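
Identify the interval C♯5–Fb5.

doubly diminished fourth

The letter names run C→F, a span of 3 letter steps, so the interval is some kind of fourth.
C# to Fb is 3 semitones. A perfect fourth is 5, so 3 makes it doubly diminished.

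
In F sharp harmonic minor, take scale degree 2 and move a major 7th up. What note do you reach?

F##

Scale degree 2 of F# harmonic minor is G#.
A major seventh (11 semitones) above G# lands on the letter F, giving F##.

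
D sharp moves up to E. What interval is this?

The letter names run D→E, a span of 1 letter step, so the interval is some kind of second.
D# to E is 1 semitone. A major second is 2, so 1 makes it minor.

minor second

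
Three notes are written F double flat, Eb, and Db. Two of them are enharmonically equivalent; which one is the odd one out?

In 12-tone equal temperament, enharmonic equivalents share a pitch class. Fbb is pitch class 3; Eb is pitch class 3; Db is pitch class 1.
Fbb and Eb share pitch class 3, while Db is pitch class 1.

Db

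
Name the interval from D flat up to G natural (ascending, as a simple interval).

Counting letters D–E–F–G gives a fourth.
Db→G = 6 semitones, 1 wider than the perfect fourth (5), so augmented.

augmented fourth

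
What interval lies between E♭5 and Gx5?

doubly augmented third

The letter names run E→G, a span of 2 letter steps, so the interval is some kind of third.
Eb to G## is 6 semitones. A major third is 4, so 6 makes it doubly augmented.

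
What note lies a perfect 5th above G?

D

G up a perfect fifth is D, so the target letter is D.
From G, a perfect fifth is 7 semitones up: D.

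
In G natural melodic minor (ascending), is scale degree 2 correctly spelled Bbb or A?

Each scale degree takes a distinct letter name. Degree 2 of a scale on G must use the letter A.
A and Bbb are enharmonically the same pitch, but only A uses the letter A, so it is the correct spelling here.

A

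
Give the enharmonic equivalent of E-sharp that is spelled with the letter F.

F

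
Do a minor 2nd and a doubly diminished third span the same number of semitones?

Yes

A minor second spans 1 semitone; a doubly diminished third spans 1.
They are enharmonically equivalent.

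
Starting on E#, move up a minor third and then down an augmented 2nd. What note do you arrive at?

F

A minor third up from E# is G# (letter G, 3 semitones up).
An augmented second down from G# is F (letter F, 3 semitones down).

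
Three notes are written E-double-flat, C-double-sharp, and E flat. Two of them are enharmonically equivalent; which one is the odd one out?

In 12-tone equal temperament, enharmonic equivalents share a pitch class. Ebb is pitch class 2; C## is pitch class 2; Eb is pitch class 3.
Ebb and C## share pitch class 2, while Eb is pitch class 3.

Eb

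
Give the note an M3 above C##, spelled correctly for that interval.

E##

A third above C lands on the letter E.
A major third spans 4 semitones, so C## moves to pitch class 6. On the letter E that is E##.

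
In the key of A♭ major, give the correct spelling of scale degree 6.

F

The Ab major scale runs Ab Bb C Db Eb F G.
Degree 6 is F.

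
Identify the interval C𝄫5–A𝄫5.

Counting letters C–D–E–F–G–A gives a sixth.
Cbb→Abb = 9 semitones, exactly the major sixth.

major sixth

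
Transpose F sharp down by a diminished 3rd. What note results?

D##

F down a major third is Db, so the target letter is D.
From F#, a diminished third is 2 semitones down: D##.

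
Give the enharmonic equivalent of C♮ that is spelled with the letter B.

B#

C is pitch class 0. The letter B alone is pitch class 11.
To reach pitch class 0 from B requires an offset of +1 semitone, i.e. sharp: B#.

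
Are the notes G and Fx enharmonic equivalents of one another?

Yes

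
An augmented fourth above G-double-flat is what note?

Cb

A fourth above G lands on the letter C.
An augmented fourth spans 6 semitones, so Gbb moves to pitch class 11. On the letter C that is Cb.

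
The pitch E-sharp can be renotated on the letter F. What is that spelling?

F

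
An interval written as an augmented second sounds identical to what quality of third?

minor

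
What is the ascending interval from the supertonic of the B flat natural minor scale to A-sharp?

The supertonic of Bb natural minor is C.
C up to A#: letters C→A make it a sixth; 10 semitones makes it augmented.

augmented sixth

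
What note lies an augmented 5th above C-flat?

G

A fifth above C lands on the letter G.
An augmented fifth spans 8 semitones, so Cb moves to pitch class 7. On the letter G that is G.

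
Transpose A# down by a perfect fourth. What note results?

E#

A down a perfect fourth is E, so the target letter is E.
From A#, a perfect fourth is 5 semitones down: E#.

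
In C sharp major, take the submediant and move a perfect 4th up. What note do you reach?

The submediant of C# major is A#.
A perfect fourth (5 semitones) above A# lands on the letter D, giving D#.

D#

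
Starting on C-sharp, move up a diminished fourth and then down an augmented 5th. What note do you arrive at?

A diminished fourth up from C# is F (letter F, 4 semitones up).
An augmented fifth down from F is Bbb (letter B, 8 semitones down).

Bbb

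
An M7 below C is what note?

Db

A seventh below C lands on the letter D.
A major seventh spans 11 semitones, so C moves to pitch class 1. On the letter D that is Db.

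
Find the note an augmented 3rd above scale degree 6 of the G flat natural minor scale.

Scale degree 6 of Gb natural minor is Ebb.
An augmented third (5 semitones) above Ebb lands on the letter G, giving G.

G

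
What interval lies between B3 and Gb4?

diminished sixth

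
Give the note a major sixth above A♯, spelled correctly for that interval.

F##

A up a major sixth is F#, so the target letter is F.
From A#, a major sixth is 9 semitones up: F##.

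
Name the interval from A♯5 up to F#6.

Counting letters A–B–C–D–E–F gives a sixth.
A#→F# = 8 semitones, 1 narrower than the major sixth (9), so minor.

minor sixth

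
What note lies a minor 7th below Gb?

G down a major seventh is Ab, so the target letter is A.
From Gb, a minor seventh is 10 semitones down: Ab.

Ab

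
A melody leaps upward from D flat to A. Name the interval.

augmented fifth

The letter names run D→A, a span of 4 letter steps, so the interval is some kind of fifth.
Db to A is 8 semitones. A perfect fifth is 7, so 8 makes it augmented.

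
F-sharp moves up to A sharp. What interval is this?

Counting letters F–G–A gives a third.
F#→A# = 4 semitones, exactly the major third.

major third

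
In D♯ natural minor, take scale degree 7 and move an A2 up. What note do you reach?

Scale degree 7 of D# natural minor is C#.
An augmented second (3 semitones) above C# lands on the letter D, giving D##.

D##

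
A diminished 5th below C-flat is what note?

A fifth below C lands on the letter F.
A diminished fifth spans 6 semitones, so Cb moves to pitch class 5. On the letter F that is F.

F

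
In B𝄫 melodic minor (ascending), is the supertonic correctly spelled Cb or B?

Cb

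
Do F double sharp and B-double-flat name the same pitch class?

Two spellings are enharmonically equivalent only if they share a pitch class.
Here F## → 7, Bbb → 9; 7 ≠ 9, so they are not.

No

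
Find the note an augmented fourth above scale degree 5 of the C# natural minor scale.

C##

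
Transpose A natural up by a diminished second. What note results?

A second above A lands on the letter B.
A diminished second spans 0 semitones, so A moves to pitch class 9. On the letter B that is Bbb.

Bbb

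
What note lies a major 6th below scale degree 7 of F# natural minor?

G

Scale degree 7 of F# natural minor is E.
A major sixth (9 semitones) below E lands on the letter G, giving G.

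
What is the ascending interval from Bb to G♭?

minor sixth

Counting letters B–C–D–E–F–G gives a sixth.
Bb→Gb = 8 semitones, 1 narrower than the major sixth (9), so minor.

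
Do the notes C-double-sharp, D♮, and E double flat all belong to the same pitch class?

C## = pitch class 2 and D = pitch class 2 and Ebb = pitch class 2 — the same pitch class, so they are enharmonic equivalents.

Yes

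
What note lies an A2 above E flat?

A second above E lands on the letter F.
An augmented second spans 3 semitones, so Eb moves to pitch class 6. On the letter F that is F#.

F#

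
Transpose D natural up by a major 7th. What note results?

C#

D up a major seventh is C#, so the target letter is C.
From D, a major seventh is 11 semitones up: C#.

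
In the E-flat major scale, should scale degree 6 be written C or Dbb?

C

Each scale degree takes a distinct letter name. Degree 6 of a scale on E must use the letter C.
C and Dbb are enharmonically the same pitch, but only C uses the letter C, so it is the correct spelling here.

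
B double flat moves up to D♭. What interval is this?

Counting letters B–C–D gives a third.
Bbb→Db = 4 semitones, exactly the major third.

major third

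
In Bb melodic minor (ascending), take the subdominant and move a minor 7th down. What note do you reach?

F

The subdominant of Bb melodic minor (ascending) is Eb.
A minor seventh (10 semitones) below Eb lands on the letter F, giving F.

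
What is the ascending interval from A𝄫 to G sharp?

doubly augmented seventh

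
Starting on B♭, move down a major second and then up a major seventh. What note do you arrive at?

G

A major second down from Bb is Ab (letter A, 2 semitones down).
A major seventh up from Ab is G (letter G, 11 semitones up).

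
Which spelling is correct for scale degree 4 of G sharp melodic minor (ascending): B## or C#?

Each scale degree takes a distinct letter name. Degree 4 of a scale on G must use the letter C.
C# and B## are enharmonically the same pitch, but only C# uses the letter C, so it is the correct spelling here.

C#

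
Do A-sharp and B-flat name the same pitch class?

Yes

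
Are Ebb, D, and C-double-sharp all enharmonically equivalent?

Yes

Ebb = pitch class 2 and D = pitch class 2 and C## = pitch class 2 — the same pitch class, so they are enharmonic equivalents.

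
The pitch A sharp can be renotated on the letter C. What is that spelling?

Cbb

Plain C sits 2 semitones above A#, so on the letter C the same pitch needs a double flat: Cbb.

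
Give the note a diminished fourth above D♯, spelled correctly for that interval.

G

D up a perfect fourth is G, so the target letter is G.
From D#, a diminished fourth is 4 semitones up: G.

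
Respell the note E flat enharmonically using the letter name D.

D#

Plain D sits 1 semitone below Eb, so on the letter D the same pitch needs a sharp: D#.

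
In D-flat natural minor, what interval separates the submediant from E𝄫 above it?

The submediant of Db natural minor is Bbb.
Bbb up to Ebb: letters B→E make it a fourth; 5 semitones makes it perfect.

perfect fourth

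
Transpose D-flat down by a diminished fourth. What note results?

A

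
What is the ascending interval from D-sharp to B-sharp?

The letter names run D→B, a span of 5 letter steps, so the interval is some kind of sixth.
D# to B# is 9 semitones. A major sixth is 9, so 9 makes it major.

major sixth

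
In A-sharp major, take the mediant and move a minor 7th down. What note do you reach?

D##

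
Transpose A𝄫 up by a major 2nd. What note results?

Bbb

A second above A lands on the letter B.
A major second spans 2 semitones, so Abb moves to pitch class 9. On the letter B that is Bbb.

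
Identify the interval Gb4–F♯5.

augmented seventh

Counting letters G–A–B–C–D–E–F gives a seventh.
Gb→F# = 12 semitones, 1 wider than the major seventh (11), so augmented.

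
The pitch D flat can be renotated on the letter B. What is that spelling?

Db is pitch class 1. The letter B alone is pitch class 11.
To reach pitch class 1 from B requires an offset of +2 semitones, i.e. double sharp: B##.

B##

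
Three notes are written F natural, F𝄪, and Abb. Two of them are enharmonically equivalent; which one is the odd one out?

F

In 12-tone equal temperament, enharmonic equivalents share a pitch class. F is pitch class 5; F## is pitch class 7; Abb is pitch class 7.
F## and Abb share pitch class 7, while F is pitch class 5.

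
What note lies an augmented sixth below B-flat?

B down a major sixth is D, so the target letter is D.
From Bb, an augmented sixth is 10 semitones down: Dbb.

Dbb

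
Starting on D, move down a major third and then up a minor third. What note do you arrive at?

A major third down from D is Bb (letter B, 4 semitones down).
A minor third up from Bb is Db (letter D, 3 semitones up).

Db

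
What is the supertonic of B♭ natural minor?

Degree 2 takes the letter 1 step above B, which is C.
In natural minor, degree 2 sits 2 semitones above the tonic. Bb + 2 semitones is pitch class 0, spelled on C as C.

C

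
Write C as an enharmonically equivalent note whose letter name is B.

B#

C is pitch class 0. The letter B alone is pitch class 11.
To reach pitch class 0 from B requires an offset of +1 semitone, i.e. sharp: B#.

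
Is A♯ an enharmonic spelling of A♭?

No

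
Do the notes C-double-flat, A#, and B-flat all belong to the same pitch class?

Cbb = pitch class 10 and A# = pitch class 10 and Bb = pitch class 10 — the same pitch class, so they are enharmonic equivalents.

Yes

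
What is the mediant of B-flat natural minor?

Db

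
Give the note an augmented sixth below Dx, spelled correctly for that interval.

A sixth below D lands on the letter F.
An augmented sixth spans 10 semitones, so D## moves to pitch class 6. On the letter F that is F#.

F#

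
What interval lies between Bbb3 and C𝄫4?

Counting letters B–C gives a second.
Bbb→Cbb = 1 semitone, 1 narrower than the major second (2), so minor.

minor second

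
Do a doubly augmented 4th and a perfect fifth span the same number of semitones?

Yes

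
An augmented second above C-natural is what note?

C up a major second is D, so the target letter is D.
From C, an augmented second is 3 semitones up: D#.

D#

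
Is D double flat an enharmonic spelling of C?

Yes

Dbb is pitch class 0; C is pitch class 0.
All spellings map to pitch class 0, so they are enharmonically equivalent.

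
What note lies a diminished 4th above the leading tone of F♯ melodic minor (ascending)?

The leading tone of F# melodic minor (ascending) is E#.
A diminished fourth (4 semitones) above E# lands on the letter A, giving A.

A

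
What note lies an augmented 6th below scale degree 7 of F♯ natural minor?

Gb

Scale degree 7 of F# natural minor is E.
An augmented sixth (10 semitones) below E lands on the letter G, giving Gb.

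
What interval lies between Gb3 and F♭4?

minor seventh

Counting letters G–A–B–C–D–E–F gives a seventh.
Gb→Fb = 10 semitones, 1 narrower than the major seventh (11), so minor.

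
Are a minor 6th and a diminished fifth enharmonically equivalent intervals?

No

A minor sixth spans 8 semitones; a diminished fifth spans 6.
The spans differ, so they are not enharmonic equivalents.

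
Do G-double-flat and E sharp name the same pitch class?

Yes

Gbb is pitch class 5; E# is pitch class 5.
All spellings map to pitch class 5, so they are enharmonically equivalent.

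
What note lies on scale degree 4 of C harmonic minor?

F

Degree 4 takes the letter 3 steps above C, which is F.
In harmonic minor, degree 4 sits 5 semitones above the tonic. C + 5 semitones is pitch class 5, spelled on F as F.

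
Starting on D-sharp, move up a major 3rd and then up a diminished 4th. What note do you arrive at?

A major third up from D# is F## (letter F, 4 semitones up).
A diminished fourth up from F## is B (letter B, 4 semitones up).

B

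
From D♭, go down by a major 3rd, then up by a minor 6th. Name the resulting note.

A major third down from Db is Bbb (letter B, 4 semitones down).
A minor sixth up from Bbb is Gbb (letter G, 8 semitones up).

Gbb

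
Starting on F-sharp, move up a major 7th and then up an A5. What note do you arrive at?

B##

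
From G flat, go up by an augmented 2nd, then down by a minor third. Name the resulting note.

An augmented second up from Gb is A (letter A, 3 semitones up).
A minor third down from A is F# (letter F, 3 semitones down).

F#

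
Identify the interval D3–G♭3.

diminished fourth

Counting letters D–E–F–G gives a fourth.
D→Gb = 4 semitones, 1 narrower than the perfect fourth (5), so diminished.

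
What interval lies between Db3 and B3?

Counting letters D–E–F–G–A–B gives a sixth.
Db→B = 10 semitones, 1 wider than the major sixth (9), so augmented.

augmented sixth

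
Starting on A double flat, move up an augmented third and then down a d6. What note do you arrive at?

E#

An augmented third up from Abb is C (letter C, 5 semitones up).
A diminished sixth down from C is E# (letter E, 7 semitones down).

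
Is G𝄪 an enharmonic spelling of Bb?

Two spellings are enharmonically equivalent only if they share a pitch class.
Here G## → 9, Bb → 10; 9 ≠ 10, so they are not.

No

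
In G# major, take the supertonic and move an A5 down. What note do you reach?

The supertonic of G# major is A#.
An augmented fifth (8 semitones) below A# lands on the letter D, giving D.

D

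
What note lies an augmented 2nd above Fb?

A second above F lands on the letter G.
An augmented second spans 3 semitones, so Fb moves to pitch class 7. On the letter G that is G.

G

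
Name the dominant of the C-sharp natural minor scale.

G#

The C# natural minor scale runs C# D# E F# G# A B.
Degree 5 is G#.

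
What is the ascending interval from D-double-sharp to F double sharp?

The letter names run D→F, a span of 2 letter steps, so the interval is some kind of third.
D## to F## is 3 semitones. A major third is 4, so 3 makes it minor.

minor third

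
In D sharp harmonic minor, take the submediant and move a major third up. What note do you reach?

The submediant of D# harmonic minor is B.
A major third (4 semitones) above B lands on the letter D, giving D#.

D#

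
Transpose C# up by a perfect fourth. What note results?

F#

A fourth above C lands on the letter F.
A perfect fourth spans 5 semitones, so C# moves to pitch class 6. On the letter F that is F#.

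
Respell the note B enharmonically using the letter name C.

Plain C sits 1 semitone above B, so on the letter C the same pitch needs a flat: Cb.

Cb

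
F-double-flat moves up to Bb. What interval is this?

doubly augmented fourth

Counting letters F–G–A–B gives a fourth.
Fbb→Bb = 7 semitones, 2 wider than the perfect fourth (5), so doubly augmented.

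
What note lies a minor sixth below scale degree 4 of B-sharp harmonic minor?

Scale degree 4 of B# harmonic minor is E#.
A minor sixth (8 semitones) below E# lands on the letter G, giving G##.

G##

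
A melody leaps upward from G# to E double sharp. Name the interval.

The letter names run G→E, a span of 5 letter steps, so the interval is some kind of sixth.
G# to E## is 10 semitones. A major sixth is 9, so 10 makes it augmented.

augmented sixth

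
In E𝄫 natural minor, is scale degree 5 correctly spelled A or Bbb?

Bbb

Each scale degree takes a distinct letter name. Degree 5 of a scale on E must use the letter B.
Bbb and A are enharmonically the same pitch, but only Bbb uses the letter B, so it is the correct spelling here.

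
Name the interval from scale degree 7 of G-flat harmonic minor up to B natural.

Scale degree 7 of Gb harmonic minor is F.
F up to B: letters F→B make it a fourth; 6 semitones makes it augmented.

augmented fourth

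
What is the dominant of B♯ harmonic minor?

F##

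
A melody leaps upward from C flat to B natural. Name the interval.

augmented seventh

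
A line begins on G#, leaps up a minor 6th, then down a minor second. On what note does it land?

A minor sixth up from G# is E (letter E, 8 semitones up).
A minor second down from E is D# (letter D, 1 semitone down).

D#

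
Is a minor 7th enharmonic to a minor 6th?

No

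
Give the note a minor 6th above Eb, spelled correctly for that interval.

Cb

A sixth above E lands on the letter C.
A minor sixth spans 8 semitones, so Eb moves to pitch class 11. On the letter C that is Cb.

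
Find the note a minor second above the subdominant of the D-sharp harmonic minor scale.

The subdominant of D# harmonic minor is G#.
A minor second (1 semitone) above G# lands on the letter A, giving A.

A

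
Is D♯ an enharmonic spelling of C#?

No

Two spellings are enharmonically equivalent only if they share a pitch class.
Here D# → 3, C# → 1; 1 ≠ 3, so they are not.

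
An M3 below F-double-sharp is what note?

A third below F lands on the letter D.
A major third spans 4 semitones, so F## moves to pitch class 3. On the letter D that is D#.

D#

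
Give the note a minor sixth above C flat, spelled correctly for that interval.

Abb

A sixth above C lands on the letter A.
A minor sixth spans 8 semitones, so Cb moves to pitch class 7. On the letter A that is Abb.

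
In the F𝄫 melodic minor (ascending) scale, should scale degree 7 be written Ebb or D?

Ebb

Each scale degree takes a distinct letter name. Degree 7 of a scale on F must use the letter E.
Ebb and D are enharmonically the same pitch, but only Ebb uses the letter E, so it is the correct spelling here.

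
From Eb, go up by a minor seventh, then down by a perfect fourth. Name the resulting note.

Ab

A minor seventh up from Eb is Db (letter D, 10 semitones up).
A perfect fourth down from Db is Ab (letter A, 5 semitones down).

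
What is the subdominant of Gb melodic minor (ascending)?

Cb

The Gb melodic minor (ascending) scale runs Gb Ab Bbb Cb Db Eb F.
Degree 4 is Cb.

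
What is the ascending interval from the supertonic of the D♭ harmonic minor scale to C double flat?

diminished sixth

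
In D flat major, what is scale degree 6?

Bb

The Db major scale runs Db Eb F Gb Ab Bb C.
Degree 6 is Bb.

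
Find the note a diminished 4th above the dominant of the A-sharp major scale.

A

The dominant of A# major is E#.
A diminished fourth (4 semitones) above E# lands on the letter A, giving A.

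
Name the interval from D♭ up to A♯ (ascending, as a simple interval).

doubly augmented fifth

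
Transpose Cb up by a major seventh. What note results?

Bb

C up a major seventh is B, so the target letter is B.
From Cb, a major seventh is 11 semitones up: Bb.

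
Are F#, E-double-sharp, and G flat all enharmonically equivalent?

Yes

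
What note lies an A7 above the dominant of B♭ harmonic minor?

The dominant of Bb harmonic minor is F.
An augmented seventh (12 semitones) above F lands on the letter E, giving E#.

E#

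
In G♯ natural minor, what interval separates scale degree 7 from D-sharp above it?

major sixth

Scale degree 7 of G# natural minor is F#.
F# up to D#: letters F→D make it a sixth; 9 semitones makes it major.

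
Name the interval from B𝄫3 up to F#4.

Counting letters B–C–D–E–F gives a fifth.
Bbb→F# = 9 semitones, 2 wider than the perfect fifth (7), so doubly augmented.

doubly augmented fifth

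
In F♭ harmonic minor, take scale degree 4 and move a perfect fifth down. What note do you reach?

Ebb

Scale degree 4 of Fb harmonic minor is Bbb.
A perfect fifth (7 semitones) below Bbb lands on the letter E, giving Ebb.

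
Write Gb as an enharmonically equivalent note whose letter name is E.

Gb is pitch class 6. The letter E alone is pitch class 4.
To reach pitch class 6 from E requires an offset of +2 semitones, i.e. double sharp: E##.

E##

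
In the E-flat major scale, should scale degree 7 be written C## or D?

Each scale degree takes a distinct letter name. Degree 7 of a scale on E must use the letter D.
D and C## are enharmonically the same pitch, but only D uses the letter D, so it is the correct spelling here.

D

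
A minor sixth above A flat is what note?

A sixth above A lands on the letter F.
A minor sixth spans 8 semitones, so Ab moves to pitch class 4. On the letter F that is Fb.

Fb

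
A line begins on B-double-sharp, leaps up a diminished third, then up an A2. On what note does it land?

A diminished third up from B## is D# (letter D, 2 semitones up).
An augmented second up from D# is E## (letter E, 3 semitones up).

E##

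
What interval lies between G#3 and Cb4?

The letter names run G→C, a span of 3 letter steps, so the interval is some kind of fourth.
G# to Cb is 3 semitones. A perfect fourth is 5, so 3 makes it doubly diminished.

doubly diminished fourth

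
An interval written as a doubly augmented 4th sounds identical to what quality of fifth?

A doubly augmented fourth spans 7 semitones.
A fifth spanning 7 semitones is perfect (the perfect fifth is 7).

perfect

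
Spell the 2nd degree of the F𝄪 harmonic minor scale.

G##

Degree 2 takes the letter 1 step above F, which is G.
In harmonic minor, degree 2 sits 2 semitones above the tonic. F## + 2 semitones is pitch class 9, spelled on G as G##.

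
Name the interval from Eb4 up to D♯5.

augmented seventh

The letter names run E→D, a span of 6 letter steps, so the interval is some kind of seventh.
Eb to D# is 12 semitones. A major seventh is 11, so 12 makes it augmented.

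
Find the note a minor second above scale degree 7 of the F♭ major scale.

Scale degree 7 of Fb major is Eb.
A minor second (1 semitone) above Eb lands on the letter F, giving Fb.

Fb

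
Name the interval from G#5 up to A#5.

major second

Counting letters G–A gives a second.
G#→A# = 2 semitones, exactly the major second.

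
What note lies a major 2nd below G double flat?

Fbb

A second below G lands on the letter F.
A major second spans 2 semitones, so Gbb moves to pitch class 3. On the letter F that is Fbb.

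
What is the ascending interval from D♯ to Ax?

augmented fifth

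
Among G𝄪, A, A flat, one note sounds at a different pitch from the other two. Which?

In 12-tone equal temperament, enharmonic equivalents share a pitch class. G## is pitch class 9; A is pitch class 9; Ab is pitch class 8.
G## and A share pitch class 9, while Ab is pitch class 8.

Ab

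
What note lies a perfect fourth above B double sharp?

A fourth above B lands on the letter E.
A perfect fourth spans 5 semitones, so B## moves to pitch class 6. On the letter E that is E##.

E##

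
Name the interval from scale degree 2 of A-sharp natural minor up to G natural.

Scale degree 2 of A# natural minor is B#.
B# up to G: letters B→G make it a sixth; 7 semitones makes it diminished.

diminished sixth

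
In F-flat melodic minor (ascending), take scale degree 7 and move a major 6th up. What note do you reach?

Scale degree 7 of Fb melodic minor (ascending) is Eb.
A major sixth (9 semitones) above Eb lands on the letter C, giving C.

C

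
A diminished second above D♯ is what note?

A second above D lands on the letter E.
A diminished second spans 0 semitones, so D# moves to pitch class 3. On the letter E that is Eb.

Eb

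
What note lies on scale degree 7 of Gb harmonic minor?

Degree 7 takes the letter 6 steps above G, which is F.
In harmonic minor, degree 7 sits 11 semitones above the tonic. Gb + 11 semitones is pitch class 5, spelled on F as F.

F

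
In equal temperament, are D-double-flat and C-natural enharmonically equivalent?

Yes

Dbb = pitch class 0 and C = pitch class 0 — the same pitch class, so they are enharmonic equivalents.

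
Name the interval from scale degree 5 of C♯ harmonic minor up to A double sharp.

Scale degree 5 of C# harmonic minor is G#.
G# up to A##: letters G→A make it a second; 3 semitones makes it augmented.

augmented second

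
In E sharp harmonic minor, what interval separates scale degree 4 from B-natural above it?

minor second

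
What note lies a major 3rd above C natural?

E

C up a major third is E, so the target letter is E.
From C, a major third is 4 semitones up: E.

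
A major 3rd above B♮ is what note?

A third above B lands on the letter D.
A major third spans 4 semitones, so B moves to pitch class 3. On the letter D that is D#.

D#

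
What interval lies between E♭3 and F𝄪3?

doubly augmented second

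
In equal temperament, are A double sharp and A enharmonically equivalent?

No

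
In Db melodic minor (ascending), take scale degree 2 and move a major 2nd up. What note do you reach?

Scale degree 2 of Db melodic minor (ascending) is Eb.
A major second (2 semitones) above Eb lands on the letter F, giving F.

F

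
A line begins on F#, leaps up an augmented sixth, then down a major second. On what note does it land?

An augmented sixth up from F# is D## (letter D, 10 semitones up).
A major second down from D## is C## (letter C, 2 semitones down).

C##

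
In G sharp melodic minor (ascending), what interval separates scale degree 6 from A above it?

Scale degree 6 of G# melodic minor (ascending) is E#.
E# up to A: letters E→A make it a fourth; 4 semitones makes it diminished.

diminished fourth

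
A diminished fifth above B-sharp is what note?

F#

A fifth above B lands on the letter F.
A diminished fifth spans 6 semitones, so B# moves to pitch class 6. On the letter F that is F#.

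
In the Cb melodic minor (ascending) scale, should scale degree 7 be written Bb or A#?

Bb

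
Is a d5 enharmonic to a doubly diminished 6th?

A diminished fifth spans 6 semitones; a doubly diminished sixth spans 6.
They are enharmonically equivalent.

Yes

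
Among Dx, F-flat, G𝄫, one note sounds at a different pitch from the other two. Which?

In 12-tone equal temperament, enharmonic equivalents share a pitch class. D## is pitch class 4; Fb is pitch class 4; Gbb is pitch class 5.
D## and Fb share pitch class 4, while Gbb is pitch class 5.

Gbb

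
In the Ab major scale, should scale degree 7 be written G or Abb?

G

Each scale degree takes a distinct letter name. Degree 7 of a scale on A must use the letter G.
G and Abb are enharmonically the same pitch, but only G uses the letter G, so it is the correct spelling here.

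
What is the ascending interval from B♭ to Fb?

Counting letters B–C–D–E–F gives a fifth.
Bb→Fb = 6 semitones, 1 narrower than the perfect fifth (7), so diminished.

diminished fifth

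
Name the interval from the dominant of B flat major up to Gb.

minor second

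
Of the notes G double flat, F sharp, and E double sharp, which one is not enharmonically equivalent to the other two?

In 12-tone equal temperament, enharmonic equivalents share a pitch class. Gbb is pitch class 5; F# is pitch class 6; E## is pitch class 6.
F# and E## share pitch class 6, while Gbb is pitch class 5.

Gbb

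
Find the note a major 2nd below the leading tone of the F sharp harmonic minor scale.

D#

The leading tone of F# harmonic minor is E#.
A major second (2 semitones) below E# lands on the letter D, giving D#.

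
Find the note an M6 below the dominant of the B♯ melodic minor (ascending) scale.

A#

The dominant of B# melodic minor (ascending) is F##.
A major sixth (9 semitones) below F## lands on the letter A, giving A#.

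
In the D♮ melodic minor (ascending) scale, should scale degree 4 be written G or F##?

G

Each scale degree takes a distinct letter name. Degree 4 of a scale on D must use the letter G.
G and F## are enharmonically the same pitch, but only G uses the letter G, so it is the correct spelling here.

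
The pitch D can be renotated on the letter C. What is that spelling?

Plain C sits 2 semitones below D, so on the letter C the same pitch needs a double sharp: C##.

C##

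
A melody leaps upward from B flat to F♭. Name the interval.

diminished fifth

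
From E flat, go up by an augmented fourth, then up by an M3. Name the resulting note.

C#

An augmented fourth up from Eb is A (letter A, 6 semitones up).
A major third up from A is C# (letter C, 4 semitones up).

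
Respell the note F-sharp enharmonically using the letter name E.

E##

Plain E sits 2 semitones below F#, so on the letter E the same pitch needs a double sharp: E##.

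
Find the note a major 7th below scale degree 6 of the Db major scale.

Scale degree 6 of Db major is Bb.
A major seventh (11 semitones) below Bb lands on the letter C, giving Cb.

Cb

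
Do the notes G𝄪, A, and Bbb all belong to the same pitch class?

G## is pitch class 9; A is pitch class 9; Bbb is pitch class 9.
All spellings map to pitch class 9, so they are enharmonically equivalent.

Yes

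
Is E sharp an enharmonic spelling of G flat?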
++++++++
There is one span to return: the line holding "From E flat, go" and every line after it through the end of the listing above; please give it exactly and add nothing.

_Written reply_
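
From E flat, go up by an augmented fourth, then up by an M3. Name the resulting note.

C#

An augmented fourth up from Eb is A (letter A, 6 semitones up).
A major third up from A is C# (letter C, 4 semitones up).

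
Respell the note F-sharp enharmonically using the letter name E.

E##

Plain E sits 2 semitones below F#, so on the letter E the same pitch needs a double sharp: E##.

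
Find the note a major 7th below scale degree 6 of the Db major scale.

Scale degree 6 of Db major is Bb.
A major seventh (11 semitones) below Bb lands on the letter C, giving Cb.

Cb

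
Do the notes G𝄪, A, and Bbb all belong to the same pitch class?

G## is pitch class 9; A is pitch class 9; Bbb is pitch class 9.
All spellings map to pitch class 9, so they are enharmonically equivalent.

Yes

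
Is E sharp an enharmonic spelling of G flat?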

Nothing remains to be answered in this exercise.